> EXERCISE
Below are the records; copy exactly the stretch from the line containing "Work to 4 decimal places: a[0], v[0]" through the line containing "A chain of 3", both ends included, and nothing else.
EXCERPTED RECORDS: Begin
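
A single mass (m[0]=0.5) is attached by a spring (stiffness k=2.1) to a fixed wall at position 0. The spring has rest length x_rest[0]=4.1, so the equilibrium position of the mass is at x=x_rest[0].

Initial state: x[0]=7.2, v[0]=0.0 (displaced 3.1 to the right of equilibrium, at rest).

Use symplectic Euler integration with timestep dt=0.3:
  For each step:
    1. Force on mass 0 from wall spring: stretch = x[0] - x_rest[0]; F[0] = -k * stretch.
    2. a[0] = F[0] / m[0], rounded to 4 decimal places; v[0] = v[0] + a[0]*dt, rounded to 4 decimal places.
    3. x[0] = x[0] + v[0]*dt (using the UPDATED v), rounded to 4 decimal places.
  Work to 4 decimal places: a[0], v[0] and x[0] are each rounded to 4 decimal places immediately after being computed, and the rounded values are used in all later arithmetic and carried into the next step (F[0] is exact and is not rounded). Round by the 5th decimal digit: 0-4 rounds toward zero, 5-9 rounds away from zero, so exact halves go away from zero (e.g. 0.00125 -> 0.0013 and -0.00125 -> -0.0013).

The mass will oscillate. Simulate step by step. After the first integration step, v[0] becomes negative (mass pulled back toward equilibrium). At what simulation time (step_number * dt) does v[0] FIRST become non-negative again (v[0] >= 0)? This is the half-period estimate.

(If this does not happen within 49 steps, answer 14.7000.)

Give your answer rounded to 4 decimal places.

Answer: 1.8000

Derivation:
Step 0: x=[7.2000] v=[0.0000]
Step 1: x=[6.0282] v=[-3.9060]
Step 2: x=[4.1276] v=[-6.3355]
Step 3: x=[2.2165] v=[-6.3703]
Step 4: x=[1.0174] v=[-3.9971]
Step 5: x=[0.9835] v=[-0.1130]
Step 6: x=[2.1276] v=[3.8138]
First v>=0 after going negative at step 6, time=1.8000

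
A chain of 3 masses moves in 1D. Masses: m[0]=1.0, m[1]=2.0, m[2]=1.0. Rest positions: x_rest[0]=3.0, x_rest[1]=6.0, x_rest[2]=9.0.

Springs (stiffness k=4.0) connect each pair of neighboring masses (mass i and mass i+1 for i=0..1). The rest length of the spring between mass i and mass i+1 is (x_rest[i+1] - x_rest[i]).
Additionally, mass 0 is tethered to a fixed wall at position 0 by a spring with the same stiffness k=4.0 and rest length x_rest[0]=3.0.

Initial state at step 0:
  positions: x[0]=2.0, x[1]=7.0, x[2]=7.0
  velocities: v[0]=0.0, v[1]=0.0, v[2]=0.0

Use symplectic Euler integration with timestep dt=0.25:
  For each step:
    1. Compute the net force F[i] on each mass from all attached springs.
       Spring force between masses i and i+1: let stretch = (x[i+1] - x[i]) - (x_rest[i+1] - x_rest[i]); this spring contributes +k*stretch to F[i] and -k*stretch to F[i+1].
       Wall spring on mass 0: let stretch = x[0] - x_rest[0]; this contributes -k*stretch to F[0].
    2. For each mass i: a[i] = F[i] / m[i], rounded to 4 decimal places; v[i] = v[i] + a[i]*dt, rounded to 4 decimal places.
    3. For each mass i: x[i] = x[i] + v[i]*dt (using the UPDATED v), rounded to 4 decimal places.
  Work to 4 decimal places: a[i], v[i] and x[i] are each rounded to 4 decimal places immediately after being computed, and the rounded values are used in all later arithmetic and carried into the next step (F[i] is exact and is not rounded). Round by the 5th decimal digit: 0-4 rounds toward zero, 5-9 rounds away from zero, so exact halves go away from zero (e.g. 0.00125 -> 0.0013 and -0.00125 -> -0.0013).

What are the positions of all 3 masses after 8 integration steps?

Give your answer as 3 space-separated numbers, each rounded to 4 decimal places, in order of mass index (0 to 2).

Step 0: x=[2.0000 7.0000 7.0000] v=[0.0000 0.0000 0.0000]
Step 1: x=[2.7500 6.3750 7.7500] v=[3.0000 -2.5000 3.0000]
Step 2: x=[3.7188 5.4688 8.9063] v=[3.8750 -3.6250 4.6250]
Step 3: x=[4.1954 4.7735 9.9532] v=[1.9062 -2.7813 4.1875]
Step 4: x=[3.7676 4.6534 10.4552] v=[-1.7111 -0.4805 2.0078]
Step 5: x=[2.6194 5.1478 10.2567] v=[-4.5929 1.9775 -0.7940]
Step 6: x=[1.4484 5.9648 9.5310] v=[-4.6839 3.2678 -2.9029]
Step 7: x=[1.0444 6.6630 8.6637] v=[-1.6159 2.7927 -3.4691]
Step 8: x=[1.7840 6.9090 8.0463] v=[2.9583 0.9838 -2.4698]

Answer: 1.7840 6.9090 8.0463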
EXCERPTED RECORDS: End
> RESULT OF THE TASK
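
  Work to 4 decimal places: a[0], v[0] and x[0] are each rounded to 4 decimal places immediately after being computed, and the rounded values are used in all later arithmetic and carried into the next step (F[0] is exact and is not rounded). Round by the 5th decimal digit: 0-4 rounds toward zero, 5-9 rounds away from zero, so exact halves go away from zero (e.g. 0.00125 -> 0.0013 and -0.00125 -> -0.0013).

The mass will oscillate. Simulate step by step. After the first integration step, v[0] becomes negative (mass pulled back toward equilibrium). At what simulation time (step_number * dt) does v[0] FIRST become non-negative again (v[0] >= 0)? This is the half-period estimate.

(If this does not happen within 49 steps, answer 14.7000.)

Give your answer rounded to 4 decimal places.

Answer: 1.8000

Derivation:
Step 0: x=[7.2000] v=[0.0000]
Step 1: x=[6.0282] v=[-3.9060]
Step 2: x=[4.1276] v=[-6.3355]
Step 3: x=[2.2165] v=[-6.3703]
Step 4: x=[1.0174] v=[-3.9971]
Step 5: x=[0.9835] v=[-0.1130]
Step 6: x=[2.1276] v=[3.8138]
First v>=0 after going negative at step 6, time=1.8000

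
A chain of 3 masses moves in 1D. Masses: m[0]=1.0, m[1]=2.0, m[2]=1.0. Rest positions: x_rest[0]=3.0, x_rest[1]=6.0, x_rest[2]=9.0.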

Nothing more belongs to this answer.